**DATA IN THIS EXERCISE:**
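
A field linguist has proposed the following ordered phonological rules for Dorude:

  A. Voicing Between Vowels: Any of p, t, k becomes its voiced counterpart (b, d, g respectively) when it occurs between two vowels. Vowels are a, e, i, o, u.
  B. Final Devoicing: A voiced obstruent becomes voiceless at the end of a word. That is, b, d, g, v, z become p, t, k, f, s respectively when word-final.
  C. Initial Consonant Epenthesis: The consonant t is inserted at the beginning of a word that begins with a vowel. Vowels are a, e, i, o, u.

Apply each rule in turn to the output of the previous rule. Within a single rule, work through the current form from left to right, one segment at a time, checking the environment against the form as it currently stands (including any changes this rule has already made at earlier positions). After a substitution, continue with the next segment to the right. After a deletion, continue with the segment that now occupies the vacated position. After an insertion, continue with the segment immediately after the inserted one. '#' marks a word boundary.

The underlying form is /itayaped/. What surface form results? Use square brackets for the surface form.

A Voicing Between Vowels: [itayaped] → [idayabed]
B Final Devoicing: [idayabed] → [idayabet]
C Initial Consonant Epenthesis: [idayabet] → [tidayabet]

[tidayabet]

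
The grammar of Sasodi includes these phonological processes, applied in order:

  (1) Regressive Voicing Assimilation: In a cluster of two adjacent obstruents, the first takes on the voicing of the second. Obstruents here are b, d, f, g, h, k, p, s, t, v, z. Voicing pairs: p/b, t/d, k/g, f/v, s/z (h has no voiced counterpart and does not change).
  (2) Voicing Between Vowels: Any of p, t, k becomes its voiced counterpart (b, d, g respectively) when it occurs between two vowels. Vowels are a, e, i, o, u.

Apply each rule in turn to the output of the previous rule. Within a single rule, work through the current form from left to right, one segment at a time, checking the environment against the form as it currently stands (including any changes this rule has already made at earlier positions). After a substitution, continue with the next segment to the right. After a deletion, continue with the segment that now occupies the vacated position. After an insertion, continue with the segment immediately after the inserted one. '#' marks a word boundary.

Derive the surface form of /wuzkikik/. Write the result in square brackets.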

**TASK TO COMPLETE:** Set the entries down again, unchanged and complete.

**TASK OUTPUT:**
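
A field linguist has proposed the following ordered phonological rules for Dorude:

  A. Voicing Between Vowels: Any of p, t, k becomes its voiced counterpart (b, d, g respectively) when it occurs between two vowels. Vowels are a, e, i, o, u.
  B. Final Devoicing: A voiced obstruent becomes voiceless at the end of a word. That is, b, d, g, v, z become p, t, k, f, s respectively when word-final.
  C. Initial Consonant Epenthesis: The consonant t is inserted at the beginning of a word that begins with a vowel. Vowels are a, e, i, o, u.

Apply each rule in turn to the output of the previous rule. Within a single rule, work through the current form from left to right, one segment at a time, checking the environment against the form as it currently stands (including any changes this rule has already made at earlier positions). After a substitution, continue with the next segment to the right. After a deletion, continue with the segment that now occupies the vacated position. After an insertion, continue with the segment immediately after the inserted one. '#' marks a word boundary.

The underlying form is /itayaped/. What surface form results? Use square brackets for the surface form.

A Voicing Between Vowels: [itayaped] → [idayabed]
B Final Devoicing: [idayabed] → [idayabet]
C Initial Consonant Epenthesis: [idayabet] → [tidayabet]

[tidayabet]

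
The grammar of Sasodi includes these phonological processes, applied in order:

  (1) Regressive Voicing Assimilation: In a cluster of two adjacent obstruents, the first takes on the voicing of the second. Obstruents here are b, d, f, g, h, k, p, s, t, v, z. Voicing pairs: p/b, t/d, k/g, f/v, s/z (h has no voiced counterpart and does not change).
  (2) Voicing Between Vowels: Any of p, t, k becomes its voiced counterpart (b, d, g respectively) when it occurs between two vowels. Vowels are a, e, i, o, u.

Apply each rule in turn to the output of the previous rule. Within a single rule, work through the current form from left to right, one segment at a time, checking the environment against the form as it currently stands (including any changes this rule has already made at earlier positions). After a substitution, continue with the next segment to the right. After a deletion, continue with the segment that now occupies the vacated position. After an insertion, continue with the segment immediately after the inserted one. '#' marks a word boundary.

Derive the surface form of /wuzkikik/. Write the result in square brackets.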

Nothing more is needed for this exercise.